### PROBLEM
Using the data below, count the lines where "crosses" appears, and answer with the number alone.

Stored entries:
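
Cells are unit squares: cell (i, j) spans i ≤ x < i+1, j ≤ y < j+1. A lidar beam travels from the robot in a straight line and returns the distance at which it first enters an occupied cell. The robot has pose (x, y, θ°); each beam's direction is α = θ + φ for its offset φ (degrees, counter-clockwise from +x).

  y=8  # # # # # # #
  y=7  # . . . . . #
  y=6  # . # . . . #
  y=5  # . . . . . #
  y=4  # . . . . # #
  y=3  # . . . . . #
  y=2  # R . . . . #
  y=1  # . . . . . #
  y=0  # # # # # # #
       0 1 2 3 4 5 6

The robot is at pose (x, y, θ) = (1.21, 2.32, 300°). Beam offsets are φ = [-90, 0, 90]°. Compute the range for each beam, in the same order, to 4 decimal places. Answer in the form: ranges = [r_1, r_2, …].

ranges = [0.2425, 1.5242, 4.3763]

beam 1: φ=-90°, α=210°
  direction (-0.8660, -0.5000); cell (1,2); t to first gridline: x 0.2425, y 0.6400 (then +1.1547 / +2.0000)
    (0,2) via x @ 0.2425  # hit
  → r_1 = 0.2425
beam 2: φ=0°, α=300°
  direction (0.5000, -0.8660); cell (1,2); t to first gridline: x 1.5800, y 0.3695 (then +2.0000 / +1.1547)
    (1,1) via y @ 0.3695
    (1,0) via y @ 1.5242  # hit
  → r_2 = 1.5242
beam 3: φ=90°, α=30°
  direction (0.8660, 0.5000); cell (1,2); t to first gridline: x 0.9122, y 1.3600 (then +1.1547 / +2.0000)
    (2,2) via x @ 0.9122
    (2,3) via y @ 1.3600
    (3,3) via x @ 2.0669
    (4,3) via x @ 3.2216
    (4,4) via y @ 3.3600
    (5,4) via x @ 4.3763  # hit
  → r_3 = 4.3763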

---

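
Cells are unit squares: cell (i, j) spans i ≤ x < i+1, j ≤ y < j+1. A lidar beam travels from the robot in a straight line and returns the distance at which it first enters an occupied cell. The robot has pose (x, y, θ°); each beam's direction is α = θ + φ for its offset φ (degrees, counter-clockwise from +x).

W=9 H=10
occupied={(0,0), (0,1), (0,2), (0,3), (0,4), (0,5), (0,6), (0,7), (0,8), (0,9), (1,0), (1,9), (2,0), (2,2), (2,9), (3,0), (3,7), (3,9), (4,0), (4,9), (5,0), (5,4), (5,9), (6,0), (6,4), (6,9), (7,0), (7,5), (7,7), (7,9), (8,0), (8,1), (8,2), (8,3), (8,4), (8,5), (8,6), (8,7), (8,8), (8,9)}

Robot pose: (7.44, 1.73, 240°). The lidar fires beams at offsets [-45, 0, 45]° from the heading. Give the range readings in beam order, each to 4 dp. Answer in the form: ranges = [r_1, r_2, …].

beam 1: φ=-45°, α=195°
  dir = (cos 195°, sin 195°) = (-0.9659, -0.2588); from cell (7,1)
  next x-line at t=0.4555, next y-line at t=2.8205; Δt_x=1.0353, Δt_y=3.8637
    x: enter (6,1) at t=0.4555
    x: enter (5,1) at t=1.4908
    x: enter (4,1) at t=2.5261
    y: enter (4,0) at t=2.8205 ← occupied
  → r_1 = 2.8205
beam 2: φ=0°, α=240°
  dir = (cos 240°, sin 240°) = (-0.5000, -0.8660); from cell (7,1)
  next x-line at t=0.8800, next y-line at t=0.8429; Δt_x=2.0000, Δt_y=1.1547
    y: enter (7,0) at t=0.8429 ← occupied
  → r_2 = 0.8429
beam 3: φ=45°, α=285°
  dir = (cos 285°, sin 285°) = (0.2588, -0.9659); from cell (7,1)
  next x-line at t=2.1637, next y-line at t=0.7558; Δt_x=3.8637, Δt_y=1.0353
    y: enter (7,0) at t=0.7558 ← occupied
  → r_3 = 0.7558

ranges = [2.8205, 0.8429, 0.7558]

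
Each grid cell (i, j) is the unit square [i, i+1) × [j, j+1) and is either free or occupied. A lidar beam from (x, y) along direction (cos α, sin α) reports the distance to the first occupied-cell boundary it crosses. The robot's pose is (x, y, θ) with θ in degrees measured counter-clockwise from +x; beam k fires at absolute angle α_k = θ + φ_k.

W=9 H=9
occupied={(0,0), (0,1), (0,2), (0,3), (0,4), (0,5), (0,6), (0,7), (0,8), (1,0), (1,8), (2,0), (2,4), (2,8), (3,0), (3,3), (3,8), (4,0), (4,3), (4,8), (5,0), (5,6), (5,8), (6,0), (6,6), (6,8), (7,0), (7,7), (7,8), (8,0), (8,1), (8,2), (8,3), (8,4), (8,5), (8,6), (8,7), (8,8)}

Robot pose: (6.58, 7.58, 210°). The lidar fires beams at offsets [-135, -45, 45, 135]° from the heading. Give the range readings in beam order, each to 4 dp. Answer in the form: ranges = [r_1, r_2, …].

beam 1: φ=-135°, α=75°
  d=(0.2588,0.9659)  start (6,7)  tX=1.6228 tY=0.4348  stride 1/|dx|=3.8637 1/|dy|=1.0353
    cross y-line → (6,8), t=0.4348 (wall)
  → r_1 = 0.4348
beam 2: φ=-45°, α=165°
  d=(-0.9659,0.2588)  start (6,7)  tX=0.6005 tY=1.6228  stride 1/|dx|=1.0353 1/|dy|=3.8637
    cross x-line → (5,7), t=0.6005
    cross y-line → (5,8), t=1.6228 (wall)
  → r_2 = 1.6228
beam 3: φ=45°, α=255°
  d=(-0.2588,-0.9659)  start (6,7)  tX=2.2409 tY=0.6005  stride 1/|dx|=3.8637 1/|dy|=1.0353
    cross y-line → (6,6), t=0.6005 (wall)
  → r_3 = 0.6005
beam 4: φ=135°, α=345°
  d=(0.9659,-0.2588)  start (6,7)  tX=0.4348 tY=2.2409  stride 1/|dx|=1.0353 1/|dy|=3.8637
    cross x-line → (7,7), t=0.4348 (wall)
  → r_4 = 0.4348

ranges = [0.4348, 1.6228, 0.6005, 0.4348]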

...

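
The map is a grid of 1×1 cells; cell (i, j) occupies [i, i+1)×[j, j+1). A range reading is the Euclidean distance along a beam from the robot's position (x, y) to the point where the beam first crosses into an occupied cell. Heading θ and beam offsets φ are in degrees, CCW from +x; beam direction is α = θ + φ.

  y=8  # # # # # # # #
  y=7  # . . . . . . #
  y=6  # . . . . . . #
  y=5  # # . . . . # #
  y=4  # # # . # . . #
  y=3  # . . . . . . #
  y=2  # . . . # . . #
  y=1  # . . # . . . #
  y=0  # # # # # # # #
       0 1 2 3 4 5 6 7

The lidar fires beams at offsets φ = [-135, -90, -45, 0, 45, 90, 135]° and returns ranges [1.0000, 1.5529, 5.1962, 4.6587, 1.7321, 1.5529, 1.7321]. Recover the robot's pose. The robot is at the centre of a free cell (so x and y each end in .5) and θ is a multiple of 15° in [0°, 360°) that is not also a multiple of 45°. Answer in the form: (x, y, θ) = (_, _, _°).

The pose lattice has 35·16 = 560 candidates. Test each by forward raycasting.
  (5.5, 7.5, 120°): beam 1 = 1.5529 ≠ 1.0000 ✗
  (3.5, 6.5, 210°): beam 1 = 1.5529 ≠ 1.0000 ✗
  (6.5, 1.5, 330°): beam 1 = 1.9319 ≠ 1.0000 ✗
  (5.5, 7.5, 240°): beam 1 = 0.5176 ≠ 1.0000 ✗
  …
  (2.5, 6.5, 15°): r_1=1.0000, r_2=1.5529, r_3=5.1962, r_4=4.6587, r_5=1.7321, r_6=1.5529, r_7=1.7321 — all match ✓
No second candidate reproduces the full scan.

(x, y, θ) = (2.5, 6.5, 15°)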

### OUTPUT
2